===== Input data

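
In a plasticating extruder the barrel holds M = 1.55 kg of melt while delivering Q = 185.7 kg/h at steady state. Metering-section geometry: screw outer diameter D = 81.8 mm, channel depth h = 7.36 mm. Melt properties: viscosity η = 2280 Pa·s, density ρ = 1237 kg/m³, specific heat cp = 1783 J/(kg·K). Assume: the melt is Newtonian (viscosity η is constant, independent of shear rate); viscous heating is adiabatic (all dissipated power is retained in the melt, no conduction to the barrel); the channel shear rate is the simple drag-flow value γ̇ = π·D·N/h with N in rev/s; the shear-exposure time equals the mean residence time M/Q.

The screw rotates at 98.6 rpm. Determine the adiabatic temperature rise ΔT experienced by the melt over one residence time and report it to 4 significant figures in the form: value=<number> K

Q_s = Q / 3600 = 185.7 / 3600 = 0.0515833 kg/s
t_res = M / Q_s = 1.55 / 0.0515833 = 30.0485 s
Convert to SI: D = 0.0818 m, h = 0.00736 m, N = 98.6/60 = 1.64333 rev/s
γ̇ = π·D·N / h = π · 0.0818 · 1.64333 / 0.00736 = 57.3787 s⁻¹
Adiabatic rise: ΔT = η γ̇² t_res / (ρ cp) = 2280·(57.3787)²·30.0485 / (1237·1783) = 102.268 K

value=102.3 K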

==========

All of the material should appear again, reproduced word for word.

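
In a plasticating extruder the barrel holds M = 1.55 kg of melt while delivering Q = 185.7 kg/h at steady state. Metering-section geometry: screw outer diameter D = 81.8 mm, channel depth h = 7.36 mm. Melt properties: viscosity η = 2280 Pa·s, density ρ = 1237 kg/m³, specific heat cp = 1783 J/(kg·K). Assume: the melt is Newtonian (viscosity η is constant, independent of shear rate); viscous heating is adiabatic (all dissipated power is retained in the melt, no conduction to the barrel); the channel shear rate is the simple drag-flow value γ̇ = π·D·N/h with N in rev/s; the shear-exposure time equals the mean residence time M/Q.

The screw rotates at 98.6 rpm. Determine the adiabatic temperature rise ΔT experienced by the melt over one residence time and report it to 4 significant figures in the form: value=<number> K

Q_s = Q / 3600 = 185.7 / 3600 = 0.0515833 kg/s
t_res = M / Q_s = 1.55 / 0.0515833 = 30.0485 s
Convert to SI: D = 0.0818 m, h = 0.00736 m, N = 98.6/60 = 1.64333 rev/s
γ̇ = π·D·N / h = π · 0.0818 · 1.64333 / 0.00736 = 57.3787 s⁻¹
Adiabatic rise: ΔT = η γ̇² t_res / (ρ cp) = 2280·(57.3787)²·30.0485 / (1237·1783) = 102.268 K

value=102.3 K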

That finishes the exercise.